---------- Provided data ----------
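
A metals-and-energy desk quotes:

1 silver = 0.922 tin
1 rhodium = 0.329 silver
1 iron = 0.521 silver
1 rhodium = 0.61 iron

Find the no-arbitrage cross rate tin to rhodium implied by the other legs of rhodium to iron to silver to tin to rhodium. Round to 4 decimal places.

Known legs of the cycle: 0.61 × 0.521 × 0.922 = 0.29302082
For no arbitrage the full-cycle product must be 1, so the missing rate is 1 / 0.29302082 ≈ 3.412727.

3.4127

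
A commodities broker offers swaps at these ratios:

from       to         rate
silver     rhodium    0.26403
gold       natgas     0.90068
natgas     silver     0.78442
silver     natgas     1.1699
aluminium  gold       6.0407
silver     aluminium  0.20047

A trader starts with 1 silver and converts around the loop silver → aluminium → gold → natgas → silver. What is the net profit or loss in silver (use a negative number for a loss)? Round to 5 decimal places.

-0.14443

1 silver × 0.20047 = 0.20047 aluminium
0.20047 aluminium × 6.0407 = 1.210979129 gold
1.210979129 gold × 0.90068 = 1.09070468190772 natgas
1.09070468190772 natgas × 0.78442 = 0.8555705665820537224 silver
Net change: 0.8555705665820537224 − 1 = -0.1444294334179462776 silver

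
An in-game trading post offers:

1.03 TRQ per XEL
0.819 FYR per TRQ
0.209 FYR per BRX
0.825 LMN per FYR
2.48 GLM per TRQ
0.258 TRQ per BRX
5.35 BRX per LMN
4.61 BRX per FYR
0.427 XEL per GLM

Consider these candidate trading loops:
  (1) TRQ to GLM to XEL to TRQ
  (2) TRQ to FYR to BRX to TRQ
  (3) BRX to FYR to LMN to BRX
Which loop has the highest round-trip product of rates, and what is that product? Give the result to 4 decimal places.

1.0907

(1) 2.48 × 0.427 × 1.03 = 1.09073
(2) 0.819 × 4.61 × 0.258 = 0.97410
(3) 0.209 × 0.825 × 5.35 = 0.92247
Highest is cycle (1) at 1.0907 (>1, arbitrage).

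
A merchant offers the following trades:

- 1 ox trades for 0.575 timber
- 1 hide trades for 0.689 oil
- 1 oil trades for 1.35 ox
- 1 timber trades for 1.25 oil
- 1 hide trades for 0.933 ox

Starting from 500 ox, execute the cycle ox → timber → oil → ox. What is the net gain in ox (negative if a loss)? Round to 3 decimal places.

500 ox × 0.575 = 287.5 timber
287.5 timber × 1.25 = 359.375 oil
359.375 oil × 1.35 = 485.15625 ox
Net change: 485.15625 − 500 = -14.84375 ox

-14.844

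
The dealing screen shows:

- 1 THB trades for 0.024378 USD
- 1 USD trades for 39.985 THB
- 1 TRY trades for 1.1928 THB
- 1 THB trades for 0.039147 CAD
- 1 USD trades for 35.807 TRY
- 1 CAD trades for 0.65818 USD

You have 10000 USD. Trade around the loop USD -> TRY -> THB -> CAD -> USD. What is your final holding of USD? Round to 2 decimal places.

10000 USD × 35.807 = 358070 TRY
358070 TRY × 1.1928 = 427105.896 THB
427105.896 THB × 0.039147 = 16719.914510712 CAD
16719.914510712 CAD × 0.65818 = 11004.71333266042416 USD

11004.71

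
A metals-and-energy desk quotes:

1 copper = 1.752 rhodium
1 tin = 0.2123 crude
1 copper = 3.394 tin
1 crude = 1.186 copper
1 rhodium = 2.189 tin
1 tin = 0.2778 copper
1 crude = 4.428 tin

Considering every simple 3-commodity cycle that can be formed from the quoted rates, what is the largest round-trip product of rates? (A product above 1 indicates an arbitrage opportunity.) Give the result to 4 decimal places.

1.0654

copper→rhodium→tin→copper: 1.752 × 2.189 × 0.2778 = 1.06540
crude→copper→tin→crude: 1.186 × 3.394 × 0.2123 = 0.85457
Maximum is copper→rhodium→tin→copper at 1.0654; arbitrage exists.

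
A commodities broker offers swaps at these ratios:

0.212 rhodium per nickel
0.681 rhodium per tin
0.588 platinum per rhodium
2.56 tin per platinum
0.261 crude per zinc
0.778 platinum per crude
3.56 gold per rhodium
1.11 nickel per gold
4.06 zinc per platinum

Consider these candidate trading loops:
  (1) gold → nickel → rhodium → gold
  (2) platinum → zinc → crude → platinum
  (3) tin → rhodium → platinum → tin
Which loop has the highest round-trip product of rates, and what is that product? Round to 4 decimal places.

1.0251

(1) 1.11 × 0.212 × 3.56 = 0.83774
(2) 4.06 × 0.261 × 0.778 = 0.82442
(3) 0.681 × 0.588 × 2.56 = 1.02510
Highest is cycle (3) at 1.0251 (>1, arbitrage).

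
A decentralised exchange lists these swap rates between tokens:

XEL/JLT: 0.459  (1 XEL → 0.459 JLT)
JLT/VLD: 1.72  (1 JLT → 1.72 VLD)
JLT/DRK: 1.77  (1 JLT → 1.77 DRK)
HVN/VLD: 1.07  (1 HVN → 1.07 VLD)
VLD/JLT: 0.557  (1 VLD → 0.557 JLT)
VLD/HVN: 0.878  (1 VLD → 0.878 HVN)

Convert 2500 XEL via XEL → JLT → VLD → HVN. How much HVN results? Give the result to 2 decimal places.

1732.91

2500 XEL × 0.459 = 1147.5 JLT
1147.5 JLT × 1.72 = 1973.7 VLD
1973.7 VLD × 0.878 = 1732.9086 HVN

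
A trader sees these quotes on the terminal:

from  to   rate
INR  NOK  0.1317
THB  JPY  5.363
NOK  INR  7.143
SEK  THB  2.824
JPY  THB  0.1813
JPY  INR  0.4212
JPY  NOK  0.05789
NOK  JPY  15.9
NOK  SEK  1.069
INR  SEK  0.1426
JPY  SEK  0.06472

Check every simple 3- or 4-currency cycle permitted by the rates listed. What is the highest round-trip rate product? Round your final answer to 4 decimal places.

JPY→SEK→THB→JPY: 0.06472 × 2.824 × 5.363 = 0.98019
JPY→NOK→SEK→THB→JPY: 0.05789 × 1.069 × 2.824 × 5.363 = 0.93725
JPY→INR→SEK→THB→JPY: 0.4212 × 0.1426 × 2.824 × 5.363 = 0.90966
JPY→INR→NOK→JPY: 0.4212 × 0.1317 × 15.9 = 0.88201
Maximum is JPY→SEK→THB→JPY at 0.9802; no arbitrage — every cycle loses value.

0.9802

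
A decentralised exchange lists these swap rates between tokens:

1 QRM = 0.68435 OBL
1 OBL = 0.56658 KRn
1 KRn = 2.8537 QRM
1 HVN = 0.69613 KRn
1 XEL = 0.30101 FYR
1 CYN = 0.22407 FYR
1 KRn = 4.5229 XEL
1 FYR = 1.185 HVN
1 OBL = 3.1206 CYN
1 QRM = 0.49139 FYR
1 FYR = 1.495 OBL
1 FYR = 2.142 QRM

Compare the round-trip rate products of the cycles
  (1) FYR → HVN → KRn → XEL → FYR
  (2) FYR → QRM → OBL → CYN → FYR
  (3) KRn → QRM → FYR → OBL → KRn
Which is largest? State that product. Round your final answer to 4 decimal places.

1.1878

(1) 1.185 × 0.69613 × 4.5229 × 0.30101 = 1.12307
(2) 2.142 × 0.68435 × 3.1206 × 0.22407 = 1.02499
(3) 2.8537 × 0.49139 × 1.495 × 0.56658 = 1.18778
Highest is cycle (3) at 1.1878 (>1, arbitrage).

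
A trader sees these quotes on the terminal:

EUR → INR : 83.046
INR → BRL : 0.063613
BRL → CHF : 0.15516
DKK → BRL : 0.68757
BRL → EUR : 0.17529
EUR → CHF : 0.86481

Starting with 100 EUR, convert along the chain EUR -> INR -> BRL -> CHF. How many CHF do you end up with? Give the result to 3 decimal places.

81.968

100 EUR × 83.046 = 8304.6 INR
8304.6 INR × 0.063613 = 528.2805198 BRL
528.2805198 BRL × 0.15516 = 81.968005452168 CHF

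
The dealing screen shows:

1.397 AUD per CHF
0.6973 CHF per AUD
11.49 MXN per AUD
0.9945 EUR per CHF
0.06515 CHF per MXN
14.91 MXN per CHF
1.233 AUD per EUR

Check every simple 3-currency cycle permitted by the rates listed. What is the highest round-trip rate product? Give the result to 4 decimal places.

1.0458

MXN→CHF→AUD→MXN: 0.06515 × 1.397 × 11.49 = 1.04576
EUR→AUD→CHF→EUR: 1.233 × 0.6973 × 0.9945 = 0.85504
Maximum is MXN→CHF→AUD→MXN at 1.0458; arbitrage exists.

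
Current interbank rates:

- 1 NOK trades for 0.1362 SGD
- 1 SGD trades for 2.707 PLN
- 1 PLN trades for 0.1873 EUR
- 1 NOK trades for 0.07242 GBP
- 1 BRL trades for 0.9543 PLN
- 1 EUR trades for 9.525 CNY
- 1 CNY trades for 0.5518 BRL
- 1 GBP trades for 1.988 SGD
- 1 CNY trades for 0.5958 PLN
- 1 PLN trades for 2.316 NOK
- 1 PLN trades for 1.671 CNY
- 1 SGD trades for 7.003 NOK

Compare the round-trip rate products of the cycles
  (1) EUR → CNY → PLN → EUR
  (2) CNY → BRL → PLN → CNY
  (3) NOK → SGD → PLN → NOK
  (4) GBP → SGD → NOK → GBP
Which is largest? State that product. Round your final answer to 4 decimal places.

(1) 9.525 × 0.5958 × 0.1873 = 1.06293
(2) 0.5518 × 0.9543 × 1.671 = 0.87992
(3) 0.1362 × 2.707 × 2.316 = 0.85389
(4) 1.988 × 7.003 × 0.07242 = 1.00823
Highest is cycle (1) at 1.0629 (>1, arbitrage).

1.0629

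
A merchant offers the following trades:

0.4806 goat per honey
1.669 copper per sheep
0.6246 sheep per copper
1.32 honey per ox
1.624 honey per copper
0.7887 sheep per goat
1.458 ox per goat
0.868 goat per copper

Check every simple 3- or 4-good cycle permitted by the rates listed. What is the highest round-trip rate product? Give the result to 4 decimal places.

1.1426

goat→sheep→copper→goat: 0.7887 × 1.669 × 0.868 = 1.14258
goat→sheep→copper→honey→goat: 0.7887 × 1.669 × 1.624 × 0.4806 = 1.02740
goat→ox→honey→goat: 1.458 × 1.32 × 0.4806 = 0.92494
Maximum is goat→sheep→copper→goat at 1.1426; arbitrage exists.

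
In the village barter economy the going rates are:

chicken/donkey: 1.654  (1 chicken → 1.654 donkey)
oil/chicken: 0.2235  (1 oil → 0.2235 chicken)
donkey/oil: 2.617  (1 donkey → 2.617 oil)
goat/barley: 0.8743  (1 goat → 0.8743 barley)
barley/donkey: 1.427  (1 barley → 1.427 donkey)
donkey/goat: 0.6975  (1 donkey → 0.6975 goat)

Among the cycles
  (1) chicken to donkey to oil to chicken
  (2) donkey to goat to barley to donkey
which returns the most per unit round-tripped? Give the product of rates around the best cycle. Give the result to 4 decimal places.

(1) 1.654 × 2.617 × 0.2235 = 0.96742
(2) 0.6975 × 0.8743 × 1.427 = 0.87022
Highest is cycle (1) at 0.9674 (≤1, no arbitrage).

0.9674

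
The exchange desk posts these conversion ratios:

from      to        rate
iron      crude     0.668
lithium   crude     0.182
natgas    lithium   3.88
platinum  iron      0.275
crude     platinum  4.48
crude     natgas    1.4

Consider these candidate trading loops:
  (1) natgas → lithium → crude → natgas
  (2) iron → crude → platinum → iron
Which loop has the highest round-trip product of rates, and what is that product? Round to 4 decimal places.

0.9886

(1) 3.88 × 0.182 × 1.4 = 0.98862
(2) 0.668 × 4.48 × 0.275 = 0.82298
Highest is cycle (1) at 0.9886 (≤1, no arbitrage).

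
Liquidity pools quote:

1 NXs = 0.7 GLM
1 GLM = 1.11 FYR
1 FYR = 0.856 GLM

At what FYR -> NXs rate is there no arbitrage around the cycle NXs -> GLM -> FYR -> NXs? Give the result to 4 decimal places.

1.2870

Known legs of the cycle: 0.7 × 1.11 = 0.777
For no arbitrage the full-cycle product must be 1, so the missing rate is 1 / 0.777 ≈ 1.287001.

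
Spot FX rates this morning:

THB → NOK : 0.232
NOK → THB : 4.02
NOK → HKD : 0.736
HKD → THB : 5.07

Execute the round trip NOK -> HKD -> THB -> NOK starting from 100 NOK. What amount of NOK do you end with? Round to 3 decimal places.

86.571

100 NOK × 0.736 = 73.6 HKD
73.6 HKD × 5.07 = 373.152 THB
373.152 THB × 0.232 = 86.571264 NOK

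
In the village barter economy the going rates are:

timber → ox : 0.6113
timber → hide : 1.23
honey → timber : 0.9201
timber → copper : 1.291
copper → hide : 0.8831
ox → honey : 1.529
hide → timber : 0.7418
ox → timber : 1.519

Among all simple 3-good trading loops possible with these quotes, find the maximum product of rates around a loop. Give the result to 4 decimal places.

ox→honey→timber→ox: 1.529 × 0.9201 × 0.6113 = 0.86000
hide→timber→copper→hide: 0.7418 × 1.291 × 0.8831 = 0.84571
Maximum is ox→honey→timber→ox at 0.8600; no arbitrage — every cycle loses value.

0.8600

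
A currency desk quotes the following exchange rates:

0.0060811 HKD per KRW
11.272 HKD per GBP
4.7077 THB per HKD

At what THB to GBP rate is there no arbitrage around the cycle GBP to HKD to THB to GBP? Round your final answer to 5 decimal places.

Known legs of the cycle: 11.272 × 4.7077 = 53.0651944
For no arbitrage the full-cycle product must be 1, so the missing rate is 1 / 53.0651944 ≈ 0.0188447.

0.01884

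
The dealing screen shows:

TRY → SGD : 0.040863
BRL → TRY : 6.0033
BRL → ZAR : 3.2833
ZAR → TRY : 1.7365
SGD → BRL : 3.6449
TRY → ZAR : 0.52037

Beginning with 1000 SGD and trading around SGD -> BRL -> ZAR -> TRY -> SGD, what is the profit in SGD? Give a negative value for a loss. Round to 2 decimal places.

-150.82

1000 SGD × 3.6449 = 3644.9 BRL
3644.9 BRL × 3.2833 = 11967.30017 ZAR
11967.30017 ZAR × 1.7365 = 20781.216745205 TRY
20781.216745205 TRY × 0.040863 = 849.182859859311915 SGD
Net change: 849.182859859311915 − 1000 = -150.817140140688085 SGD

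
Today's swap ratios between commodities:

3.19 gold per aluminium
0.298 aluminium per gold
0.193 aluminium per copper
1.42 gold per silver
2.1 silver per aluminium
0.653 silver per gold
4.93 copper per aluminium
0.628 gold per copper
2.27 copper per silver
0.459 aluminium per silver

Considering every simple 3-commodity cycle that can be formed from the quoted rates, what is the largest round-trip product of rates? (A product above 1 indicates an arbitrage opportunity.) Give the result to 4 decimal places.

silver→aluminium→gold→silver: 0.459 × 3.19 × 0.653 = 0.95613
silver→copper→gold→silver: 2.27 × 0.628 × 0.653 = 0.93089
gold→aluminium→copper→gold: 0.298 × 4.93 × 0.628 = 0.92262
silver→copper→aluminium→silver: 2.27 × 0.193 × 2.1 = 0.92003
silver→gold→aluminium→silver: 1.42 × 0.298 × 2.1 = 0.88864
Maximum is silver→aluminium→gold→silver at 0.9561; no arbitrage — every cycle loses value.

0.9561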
----------
_Prompt_
In the data above, find the line that contains "11.49 MXN per AUD" and the line that contains "- 1 EUR trades for 9.525 CNY". Repeat exactly those lines and every line between them, and only those.

_Written reply_
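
11.49 MXN per AUD
0.9945 EUR per CHF
0.06515 CHF per MXN
14.91 MXN per CHF
1.233 AUD per EUR

Check every simple 3-currency cycle permitted by the rates listed. What is the highest round-trip rate product? Give the result to 4 decimal places.

1.0458

MXN→CHF→AUD→MXN: 0.06515 × 1.397 × 11.49 = 1.04576
EUR→AUD→CHF→EUR: 1.233 × 0.6973 × 0.9945 = 0.85504
Maximum is MXN→CHF→AUD→MXN at 1.0458; arbitrage exists.

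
Current interbank rates:

- 1 NOK trades for 0.1362 SGD
- 1 SGD trades for 2.707 PLN
- 1 PLN trades for 0.1873 EUR
- 1 NOK trades for 0.07242 GBP
- 1 BRL trades for 0.9543 PLN
- 1 EUR trades for 9.525 CNY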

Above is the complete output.